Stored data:
▼

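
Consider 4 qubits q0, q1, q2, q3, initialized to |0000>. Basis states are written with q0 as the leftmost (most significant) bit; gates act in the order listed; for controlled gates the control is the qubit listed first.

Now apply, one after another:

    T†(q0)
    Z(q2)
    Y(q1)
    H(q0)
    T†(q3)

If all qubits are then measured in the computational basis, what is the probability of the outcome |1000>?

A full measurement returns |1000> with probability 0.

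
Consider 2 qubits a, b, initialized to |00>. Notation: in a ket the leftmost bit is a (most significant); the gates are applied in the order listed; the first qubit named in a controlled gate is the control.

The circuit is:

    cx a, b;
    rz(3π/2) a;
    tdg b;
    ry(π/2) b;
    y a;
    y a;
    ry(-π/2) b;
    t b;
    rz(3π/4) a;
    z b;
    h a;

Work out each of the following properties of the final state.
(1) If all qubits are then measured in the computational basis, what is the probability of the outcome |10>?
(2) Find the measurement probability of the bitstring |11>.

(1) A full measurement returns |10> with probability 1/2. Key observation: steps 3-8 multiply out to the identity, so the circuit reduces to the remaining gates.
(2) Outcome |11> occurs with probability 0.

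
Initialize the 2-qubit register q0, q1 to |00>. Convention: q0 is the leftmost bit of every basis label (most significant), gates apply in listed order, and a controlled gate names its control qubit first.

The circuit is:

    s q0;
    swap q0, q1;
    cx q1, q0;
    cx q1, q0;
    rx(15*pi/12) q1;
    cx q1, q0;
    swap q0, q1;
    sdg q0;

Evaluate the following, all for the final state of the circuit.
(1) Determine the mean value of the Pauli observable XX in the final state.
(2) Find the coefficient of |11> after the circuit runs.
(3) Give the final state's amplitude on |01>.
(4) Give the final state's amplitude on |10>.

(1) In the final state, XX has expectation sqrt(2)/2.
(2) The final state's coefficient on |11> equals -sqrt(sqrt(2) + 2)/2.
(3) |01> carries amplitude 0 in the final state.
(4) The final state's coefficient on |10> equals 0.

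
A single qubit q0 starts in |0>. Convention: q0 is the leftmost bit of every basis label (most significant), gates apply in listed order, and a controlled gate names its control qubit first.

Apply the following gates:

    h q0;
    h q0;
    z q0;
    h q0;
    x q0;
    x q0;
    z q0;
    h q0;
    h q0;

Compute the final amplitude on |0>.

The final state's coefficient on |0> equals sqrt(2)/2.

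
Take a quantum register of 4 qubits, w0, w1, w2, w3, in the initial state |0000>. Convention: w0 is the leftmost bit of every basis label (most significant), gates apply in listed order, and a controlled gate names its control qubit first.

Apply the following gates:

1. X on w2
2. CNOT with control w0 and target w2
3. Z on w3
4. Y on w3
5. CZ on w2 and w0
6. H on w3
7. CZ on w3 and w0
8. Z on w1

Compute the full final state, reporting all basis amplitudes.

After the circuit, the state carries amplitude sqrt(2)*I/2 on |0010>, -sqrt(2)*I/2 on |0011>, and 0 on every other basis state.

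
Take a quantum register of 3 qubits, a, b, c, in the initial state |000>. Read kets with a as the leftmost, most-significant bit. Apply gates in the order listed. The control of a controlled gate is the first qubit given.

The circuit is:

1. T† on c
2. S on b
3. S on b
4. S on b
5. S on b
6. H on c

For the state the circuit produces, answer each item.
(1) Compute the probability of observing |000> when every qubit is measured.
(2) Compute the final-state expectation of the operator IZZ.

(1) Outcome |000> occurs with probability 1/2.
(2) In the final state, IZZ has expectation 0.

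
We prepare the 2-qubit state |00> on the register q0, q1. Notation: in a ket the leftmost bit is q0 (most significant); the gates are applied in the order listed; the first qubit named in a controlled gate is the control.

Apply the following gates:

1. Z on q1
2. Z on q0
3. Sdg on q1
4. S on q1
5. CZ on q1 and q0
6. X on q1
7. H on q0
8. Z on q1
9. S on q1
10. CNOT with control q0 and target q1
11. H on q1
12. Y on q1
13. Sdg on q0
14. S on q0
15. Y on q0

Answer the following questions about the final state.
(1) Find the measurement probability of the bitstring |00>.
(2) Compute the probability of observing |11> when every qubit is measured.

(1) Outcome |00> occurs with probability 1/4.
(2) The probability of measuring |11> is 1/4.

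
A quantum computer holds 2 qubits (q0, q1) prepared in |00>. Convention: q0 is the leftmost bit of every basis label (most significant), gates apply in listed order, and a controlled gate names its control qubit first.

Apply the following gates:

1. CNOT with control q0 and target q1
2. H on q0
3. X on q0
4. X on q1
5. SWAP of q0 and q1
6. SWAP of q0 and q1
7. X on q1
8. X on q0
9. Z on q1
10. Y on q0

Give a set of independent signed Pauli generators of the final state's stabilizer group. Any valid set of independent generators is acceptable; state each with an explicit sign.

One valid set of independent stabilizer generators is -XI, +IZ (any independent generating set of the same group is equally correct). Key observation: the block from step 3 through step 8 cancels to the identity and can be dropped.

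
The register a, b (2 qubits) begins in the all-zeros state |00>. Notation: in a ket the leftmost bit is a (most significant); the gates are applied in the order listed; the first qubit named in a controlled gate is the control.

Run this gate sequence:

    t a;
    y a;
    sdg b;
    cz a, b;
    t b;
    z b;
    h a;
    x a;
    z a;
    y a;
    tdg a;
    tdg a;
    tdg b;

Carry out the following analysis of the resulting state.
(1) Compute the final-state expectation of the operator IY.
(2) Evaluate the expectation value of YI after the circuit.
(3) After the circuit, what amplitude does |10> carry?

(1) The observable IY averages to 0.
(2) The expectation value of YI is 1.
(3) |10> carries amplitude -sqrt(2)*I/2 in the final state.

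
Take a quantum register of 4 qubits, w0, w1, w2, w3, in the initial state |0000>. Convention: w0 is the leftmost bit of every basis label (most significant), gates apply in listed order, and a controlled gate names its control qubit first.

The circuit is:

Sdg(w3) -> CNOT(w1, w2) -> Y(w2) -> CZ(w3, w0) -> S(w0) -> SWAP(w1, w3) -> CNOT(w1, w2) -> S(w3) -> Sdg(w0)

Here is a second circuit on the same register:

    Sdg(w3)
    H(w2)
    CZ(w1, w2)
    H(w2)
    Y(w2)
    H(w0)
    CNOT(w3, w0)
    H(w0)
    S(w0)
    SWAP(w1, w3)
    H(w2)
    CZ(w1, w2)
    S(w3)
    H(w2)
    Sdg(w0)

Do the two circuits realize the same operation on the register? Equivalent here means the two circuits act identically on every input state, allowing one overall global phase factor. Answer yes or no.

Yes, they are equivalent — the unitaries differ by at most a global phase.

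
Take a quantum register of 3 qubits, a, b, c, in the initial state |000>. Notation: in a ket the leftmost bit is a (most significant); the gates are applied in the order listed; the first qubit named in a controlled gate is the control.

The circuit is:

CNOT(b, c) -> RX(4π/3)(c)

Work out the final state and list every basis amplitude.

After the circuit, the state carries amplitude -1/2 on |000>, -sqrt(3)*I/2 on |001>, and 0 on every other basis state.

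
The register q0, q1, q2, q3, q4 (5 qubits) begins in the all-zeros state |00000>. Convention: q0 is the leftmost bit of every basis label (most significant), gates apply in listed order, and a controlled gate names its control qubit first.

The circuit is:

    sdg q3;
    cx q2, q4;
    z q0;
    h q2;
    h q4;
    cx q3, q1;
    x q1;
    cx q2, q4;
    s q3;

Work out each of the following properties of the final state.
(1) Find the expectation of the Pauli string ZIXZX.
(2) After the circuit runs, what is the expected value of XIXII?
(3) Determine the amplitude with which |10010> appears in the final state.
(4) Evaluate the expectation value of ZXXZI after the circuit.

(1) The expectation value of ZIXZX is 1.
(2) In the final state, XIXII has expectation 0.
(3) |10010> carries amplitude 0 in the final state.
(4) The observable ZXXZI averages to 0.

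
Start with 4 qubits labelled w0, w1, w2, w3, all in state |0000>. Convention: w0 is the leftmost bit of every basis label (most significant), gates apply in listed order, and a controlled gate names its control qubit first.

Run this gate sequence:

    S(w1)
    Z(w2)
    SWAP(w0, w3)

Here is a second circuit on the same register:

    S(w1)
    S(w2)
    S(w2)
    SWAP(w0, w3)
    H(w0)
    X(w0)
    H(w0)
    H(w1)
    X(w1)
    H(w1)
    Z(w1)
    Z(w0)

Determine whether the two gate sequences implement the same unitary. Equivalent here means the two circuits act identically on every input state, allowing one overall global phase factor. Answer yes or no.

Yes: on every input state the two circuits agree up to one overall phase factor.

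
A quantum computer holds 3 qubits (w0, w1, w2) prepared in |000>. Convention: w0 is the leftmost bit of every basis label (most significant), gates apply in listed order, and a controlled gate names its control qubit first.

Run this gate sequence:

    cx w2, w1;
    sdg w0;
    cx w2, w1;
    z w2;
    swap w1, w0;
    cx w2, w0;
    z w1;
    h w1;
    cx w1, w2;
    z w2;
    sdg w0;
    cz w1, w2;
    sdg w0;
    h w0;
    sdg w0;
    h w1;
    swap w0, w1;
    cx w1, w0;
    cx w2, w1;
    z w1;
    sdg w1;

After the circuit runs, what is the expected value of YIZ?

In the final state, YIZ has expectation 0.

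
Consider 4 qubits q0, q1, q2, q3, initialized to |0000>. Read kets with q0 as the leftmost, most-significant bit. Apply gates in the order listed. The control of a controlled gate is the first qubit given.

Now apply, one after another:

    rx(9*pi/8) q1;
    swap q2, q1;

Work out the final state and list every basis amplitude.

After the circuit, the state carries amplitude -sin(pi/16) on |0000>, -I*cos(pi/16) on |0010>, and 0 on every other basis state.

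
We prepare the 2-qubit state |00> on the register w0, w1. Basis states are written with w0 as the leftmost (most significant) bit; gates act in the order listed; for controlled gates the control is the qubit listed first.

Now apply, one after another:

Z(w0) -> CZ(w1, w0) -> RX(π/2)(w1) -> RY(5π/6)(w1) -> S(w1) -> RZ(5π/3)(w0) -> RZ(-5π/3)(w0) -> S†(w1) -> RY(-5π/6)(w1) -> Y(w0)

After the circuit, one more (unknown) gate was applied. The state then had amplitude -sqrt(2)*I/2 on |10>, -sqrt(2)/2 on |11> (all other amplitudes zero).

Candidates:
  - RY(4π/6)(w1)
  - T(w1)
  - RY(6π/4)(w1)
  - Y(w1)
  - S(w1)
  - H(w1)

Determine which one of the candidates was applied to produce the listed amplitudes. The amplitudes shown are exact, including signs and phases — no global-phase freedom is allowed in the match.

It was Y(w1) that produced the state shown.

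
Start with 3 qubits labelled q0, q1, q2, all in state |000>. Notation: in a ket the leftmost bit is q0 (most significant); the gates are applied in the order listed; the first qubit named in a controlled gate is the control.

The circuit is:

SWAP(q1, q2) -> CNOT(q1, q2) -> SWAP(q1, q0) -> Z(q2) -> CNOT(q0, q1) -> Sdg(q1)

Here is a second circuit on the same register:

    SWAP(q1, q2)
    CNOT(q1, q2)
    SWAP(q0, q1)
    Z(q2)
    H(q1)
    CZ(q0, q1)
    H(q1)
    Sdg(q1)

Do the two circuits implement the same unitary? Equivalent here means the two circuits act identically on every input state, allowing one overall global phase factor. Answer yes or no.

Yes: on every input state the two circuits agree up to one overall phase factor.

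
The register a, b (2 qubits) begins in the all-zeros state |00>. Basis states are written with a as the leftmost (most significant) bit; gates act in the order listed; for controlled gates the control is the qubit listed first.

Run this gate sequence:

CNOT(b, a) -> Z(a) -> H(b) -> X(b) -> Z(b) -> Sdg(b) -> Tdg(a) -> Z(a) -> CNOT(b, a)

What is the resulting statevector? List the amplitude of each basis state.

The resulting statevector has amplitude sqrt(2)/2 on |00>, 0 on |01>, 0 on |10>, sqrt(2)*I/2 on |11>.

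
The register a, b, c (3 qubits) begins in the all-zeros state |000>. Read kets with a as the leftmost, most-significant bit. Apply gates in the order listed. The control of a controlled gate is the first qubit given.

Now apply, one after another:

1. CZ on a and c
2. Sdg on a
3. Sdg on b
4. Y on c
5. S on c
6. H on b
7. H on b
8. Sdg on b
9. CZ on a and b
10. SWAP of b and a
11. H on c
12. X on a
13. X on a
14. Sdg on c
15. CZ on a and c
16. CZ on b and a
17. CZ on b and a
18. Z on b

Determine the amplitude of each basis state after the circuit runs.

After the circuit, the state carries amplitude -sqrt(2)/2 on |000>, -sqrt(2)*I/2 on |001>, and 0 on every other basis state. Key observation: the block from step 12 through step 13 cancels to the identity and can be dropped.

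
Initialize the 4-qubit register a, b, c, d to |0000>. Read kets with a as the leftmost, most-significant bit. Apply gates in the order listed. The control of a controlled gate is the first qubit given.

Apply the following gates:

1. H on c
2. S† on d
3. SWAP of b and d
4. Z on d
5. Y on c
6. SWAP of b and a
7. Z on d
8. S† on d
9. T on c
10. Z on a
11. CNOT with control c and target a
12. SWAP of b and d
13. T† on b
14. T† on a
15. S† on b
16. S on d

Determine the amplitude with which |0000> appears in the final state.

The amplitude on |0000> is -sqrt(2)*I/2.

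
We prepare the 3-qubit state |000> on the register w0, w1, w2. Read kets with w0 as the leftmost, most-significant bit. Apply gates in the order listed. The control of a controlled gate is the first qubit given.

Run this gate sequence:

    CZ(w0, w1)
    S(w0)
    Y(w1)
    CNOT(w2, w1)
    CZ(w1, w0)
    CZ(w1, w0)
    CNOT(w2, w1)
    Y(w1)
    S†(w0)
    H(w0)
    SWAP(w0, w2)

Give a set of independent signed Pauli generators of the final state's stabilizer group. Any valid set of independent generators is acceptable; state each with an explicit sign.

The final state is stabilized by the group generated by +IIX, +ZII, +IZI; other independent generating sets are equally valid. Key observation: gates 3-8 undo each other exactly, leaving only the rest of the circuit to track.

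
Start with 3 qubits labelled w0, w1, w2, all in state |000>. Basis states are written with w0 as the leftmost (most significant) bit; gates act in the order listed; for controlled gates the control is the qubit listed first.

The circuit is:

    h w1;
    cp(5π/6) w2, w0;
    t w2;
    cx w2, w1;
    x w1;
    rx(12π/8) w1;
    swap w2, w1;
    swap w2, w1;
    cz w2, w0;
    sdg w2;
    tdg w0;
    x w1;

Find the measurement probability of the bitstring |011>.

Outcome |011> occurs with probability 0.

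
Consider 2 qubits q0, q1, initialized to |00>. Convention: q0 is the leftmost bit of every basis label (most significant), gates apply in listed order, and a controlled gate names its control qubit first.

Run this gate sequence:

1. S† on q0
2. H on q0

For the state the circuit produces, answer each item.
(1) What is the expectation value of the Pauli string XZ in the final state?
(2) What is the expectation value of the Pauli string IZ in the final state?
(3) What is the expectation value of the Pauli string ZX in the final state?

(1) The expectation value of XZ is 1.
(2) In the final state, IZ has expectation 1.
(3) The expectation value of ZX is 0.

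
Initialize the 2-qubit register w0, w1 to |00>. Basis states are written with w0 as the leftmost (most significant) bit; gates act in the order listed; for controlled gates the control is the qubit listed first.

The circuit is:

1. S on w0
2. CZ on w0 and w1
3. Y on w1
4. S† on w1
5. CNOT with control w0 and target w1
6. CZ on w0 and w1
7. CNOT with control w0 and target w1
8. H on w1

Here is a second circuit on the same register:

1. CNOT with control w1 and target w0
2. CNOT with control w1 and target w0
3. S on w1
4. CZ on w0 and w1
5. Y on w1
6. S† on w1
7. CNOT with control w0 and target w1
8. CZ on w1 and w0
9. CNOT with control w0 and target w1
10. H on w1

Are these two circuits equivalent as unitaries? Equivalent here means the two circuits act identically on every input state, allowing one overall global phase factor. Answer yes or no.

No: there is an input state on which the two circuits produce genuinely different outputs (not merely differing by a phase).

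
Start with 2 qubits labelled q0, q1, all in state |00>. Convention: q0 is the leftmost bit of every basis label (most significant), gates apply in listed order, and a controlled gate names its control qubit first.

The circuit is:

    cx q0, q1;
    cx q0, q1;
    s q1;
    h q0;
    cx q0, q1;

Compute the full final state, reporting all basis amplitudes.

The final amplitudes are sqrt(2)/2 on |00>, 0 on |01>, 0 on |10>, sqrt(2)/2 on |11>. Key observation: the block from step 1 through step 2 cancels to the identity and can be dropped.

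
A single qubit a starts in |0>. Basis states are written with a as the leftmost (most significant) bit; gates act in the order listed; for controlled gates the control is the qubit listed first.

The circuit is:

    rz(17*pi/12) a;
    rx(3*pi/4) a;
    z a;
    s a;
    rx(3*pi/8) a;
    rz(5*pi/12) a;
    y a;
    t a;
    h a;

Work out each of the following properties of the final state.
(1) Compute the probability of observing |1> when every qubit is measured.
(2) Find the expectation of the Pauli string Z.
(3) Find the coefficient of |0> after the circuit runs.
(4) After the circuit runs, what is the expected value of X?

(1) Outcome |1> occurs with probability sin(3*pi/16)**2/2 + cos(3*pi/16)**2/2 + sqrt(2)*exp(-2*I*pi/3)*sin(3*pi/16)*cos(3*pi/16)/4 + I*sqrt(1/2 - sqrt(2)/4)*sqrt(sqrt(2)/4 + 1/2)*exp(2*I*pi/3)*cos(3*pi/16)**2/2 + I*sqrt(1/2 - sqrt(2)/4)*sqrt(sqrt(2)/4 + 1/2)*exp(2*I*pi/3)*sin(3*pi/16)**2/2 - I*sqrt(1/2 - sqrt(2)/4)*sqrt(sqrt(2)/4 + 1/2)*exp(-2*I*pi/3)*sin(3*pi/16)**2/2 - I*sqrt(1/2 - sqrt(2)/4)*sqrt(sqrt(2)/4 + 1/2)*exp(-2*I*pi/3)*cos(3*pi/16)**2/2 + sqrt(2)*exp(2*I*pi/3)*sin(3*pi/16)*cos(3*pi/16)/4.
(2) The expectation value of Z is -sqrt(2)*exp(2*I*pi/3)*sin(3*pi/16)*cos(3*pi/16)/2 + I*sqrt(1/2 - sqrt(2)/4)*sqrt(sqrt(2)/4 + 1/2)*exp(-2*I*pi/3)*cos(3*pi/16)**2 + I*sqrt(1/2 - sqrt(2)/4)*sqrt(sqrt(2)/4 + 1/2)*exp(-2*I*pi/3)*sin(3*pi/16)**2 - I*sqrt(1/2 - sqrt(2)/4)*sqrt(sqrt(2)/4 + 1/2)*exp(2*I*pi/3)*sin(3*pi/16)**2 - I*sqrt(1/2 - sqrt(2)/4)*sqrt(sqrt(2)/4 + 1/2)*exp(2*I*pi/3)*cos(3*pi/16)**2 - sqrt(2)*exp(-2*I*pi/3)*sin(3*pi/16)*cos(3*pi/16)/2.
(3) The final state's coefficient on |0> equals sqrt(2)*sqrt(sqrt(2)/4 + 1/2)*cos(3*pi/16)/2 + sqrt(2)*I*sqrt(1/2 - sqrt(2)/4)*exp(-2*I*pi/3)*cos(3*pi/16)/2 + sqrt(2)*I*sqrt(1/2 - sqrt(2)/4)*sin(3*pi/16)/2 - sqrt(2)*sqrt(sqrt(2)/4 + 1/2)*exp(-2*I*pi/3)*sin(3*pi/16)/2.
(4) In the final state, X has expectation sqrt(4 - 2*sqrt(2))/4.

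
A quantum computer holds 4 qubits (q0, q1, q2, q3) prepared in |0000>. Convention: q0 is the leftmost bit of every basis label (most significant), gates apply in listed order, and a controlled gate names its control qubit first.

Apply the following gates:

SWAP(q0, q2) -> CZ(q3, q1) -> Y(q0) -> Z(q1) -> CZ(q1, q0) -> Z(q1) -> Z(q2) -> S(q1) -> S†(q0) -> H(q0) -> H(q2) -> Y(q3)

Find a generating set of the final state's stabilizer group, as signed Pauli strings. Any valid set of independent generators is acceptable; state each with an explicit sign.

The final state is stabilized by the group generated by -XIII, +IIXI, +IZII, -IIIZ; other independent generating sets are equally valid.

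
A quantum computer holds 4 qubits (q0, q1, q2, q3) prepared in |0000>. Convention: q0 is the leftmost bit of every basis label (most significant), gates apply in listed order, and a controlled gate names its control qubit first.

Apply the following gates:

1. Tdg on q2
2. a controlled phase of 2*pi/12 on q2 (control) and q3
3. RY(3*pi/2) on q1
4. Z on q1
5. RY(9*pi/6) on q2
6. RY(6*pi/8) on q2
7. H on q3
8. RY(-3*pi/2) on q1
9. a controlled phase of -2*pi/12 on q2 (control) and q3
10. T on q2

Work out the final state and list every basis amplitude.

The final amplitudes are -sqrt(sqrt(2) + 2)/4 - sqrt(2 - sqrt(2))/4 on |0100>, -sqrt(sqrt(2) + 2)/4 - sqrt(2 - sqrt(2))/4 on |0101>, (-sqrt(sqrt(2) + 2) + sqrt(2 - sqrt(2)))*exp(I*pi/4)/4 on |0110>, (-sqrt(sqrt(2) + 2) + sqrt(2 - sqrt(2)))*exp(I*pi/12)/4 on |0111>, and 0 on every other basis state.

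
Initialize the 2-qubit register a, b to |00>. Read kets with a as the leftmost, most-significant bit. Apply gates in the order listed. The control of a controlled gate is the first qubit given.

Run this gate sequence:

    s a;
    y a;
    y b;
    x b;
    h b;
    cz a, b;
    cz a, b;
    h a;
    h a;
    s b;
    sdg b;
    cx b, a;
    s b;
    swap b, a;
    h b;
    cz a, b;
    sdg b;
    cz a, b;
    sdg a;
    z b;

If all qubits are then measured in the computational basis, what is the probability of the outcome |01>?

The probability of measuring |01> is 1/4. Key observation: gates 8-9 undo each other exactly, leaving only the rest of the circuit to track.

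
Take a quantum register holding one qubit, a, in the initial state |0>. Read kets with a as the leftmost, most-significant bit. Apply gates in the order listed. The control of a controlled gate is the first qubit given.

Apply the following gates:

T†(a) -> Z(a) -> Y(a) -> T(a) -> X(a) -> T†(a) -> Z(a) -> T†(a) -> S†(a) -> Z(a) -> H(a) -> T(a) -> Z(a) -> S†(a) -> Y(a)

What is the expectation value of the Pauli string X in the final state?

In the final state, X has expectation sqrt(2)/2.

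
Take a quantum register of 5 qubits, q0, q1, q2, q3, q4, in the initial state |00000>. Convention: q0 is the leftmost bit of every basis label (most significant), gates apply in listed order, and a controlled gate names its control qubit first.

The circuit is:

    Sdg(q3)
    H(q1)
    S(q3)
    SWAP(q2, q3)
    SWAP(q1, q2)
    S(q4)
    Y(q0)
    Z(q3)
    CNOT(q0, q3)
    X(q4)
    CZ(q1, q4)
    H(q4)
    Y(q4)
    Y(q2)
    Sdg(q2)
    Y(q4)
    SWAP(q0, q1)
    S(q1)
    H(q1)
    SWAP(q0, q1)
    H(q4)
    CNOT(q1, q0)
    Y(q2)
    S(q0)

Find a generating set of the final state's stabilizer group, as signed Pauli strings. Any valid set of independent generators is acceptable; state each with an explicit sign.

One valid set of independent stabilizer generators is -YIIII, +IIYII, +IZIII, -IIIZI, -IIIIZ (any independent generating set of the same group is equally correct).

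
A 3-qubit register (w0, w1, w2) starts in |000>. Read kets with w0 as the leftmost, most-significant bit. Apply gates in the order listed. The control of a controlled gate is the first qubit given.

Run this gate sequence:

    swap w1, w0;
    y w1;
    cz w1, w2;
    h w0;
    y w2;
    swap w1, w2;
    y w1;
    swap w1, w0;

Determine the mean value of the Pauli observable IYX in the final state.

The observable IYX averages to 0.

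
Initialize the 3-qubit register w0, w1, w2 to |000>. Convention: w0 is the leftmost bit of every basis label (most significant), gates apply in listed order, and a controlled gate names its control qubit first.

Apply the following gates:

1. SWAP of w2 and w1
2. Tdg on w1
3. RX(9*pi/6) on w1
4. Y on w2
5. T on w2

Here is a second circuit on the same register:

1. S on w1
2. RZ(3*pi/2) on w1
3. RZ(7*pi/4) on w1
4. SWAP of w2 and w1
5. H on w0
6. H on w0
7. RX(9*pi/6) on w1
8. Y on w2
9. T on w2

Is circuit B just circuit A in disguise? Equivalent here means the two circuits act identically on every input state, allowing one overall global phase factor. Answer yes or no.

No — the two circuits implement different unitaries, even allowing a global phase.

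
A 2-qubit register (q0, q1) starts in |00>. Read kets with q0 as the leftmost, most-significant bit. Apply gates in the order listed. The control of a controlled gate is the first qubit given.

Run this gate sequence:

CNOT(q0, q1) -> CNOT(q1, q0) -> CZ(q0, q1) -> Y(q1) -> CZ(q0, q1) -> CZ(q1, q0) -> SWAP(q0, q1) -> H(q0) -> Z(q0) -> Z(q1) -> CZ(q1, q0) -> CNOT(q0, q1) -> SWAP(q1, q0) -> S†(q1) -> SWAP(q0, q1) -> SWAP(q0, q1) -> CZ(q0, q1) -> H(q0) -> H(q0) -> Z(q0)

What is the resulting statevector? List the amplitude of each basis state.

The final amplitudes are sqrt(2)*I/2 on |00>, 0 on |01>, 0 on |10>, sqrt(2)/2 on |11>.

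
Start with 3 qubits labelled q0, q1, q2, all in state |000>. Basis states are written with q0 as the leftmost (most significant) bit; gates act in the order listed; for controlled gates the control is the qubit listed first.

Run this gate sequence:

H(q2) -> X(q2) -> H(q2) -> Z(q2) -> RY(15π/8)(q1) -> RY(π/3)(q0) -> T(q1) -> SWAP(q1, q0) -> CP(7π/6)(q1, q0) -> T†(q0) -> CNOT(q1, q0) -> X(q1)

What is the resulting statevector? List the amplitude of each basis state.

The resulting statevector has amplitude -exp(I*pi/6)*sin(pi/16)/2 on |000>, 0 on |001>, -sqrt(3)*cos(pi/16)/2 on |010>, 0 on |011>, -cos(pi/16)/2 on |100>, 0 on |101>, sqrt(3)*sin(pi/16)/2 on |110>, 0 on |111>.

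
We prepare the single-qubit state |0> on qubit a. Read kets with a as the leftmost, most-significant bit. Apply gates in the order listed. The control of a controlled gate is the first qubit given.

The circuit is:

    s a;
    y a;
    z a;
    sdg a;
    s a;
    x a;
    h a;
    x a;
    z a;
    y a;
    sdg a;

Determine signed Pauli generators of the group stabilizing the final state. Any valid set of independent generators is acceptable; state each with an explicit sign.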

▲

Problem statement:
Scan the data above for the word "ZXXZI" and report every line where it is found.

Result:
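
(4) Evaluate the expectation value of ZXXZI after the circuit.
(4) The observable ZXXZI averages to 0.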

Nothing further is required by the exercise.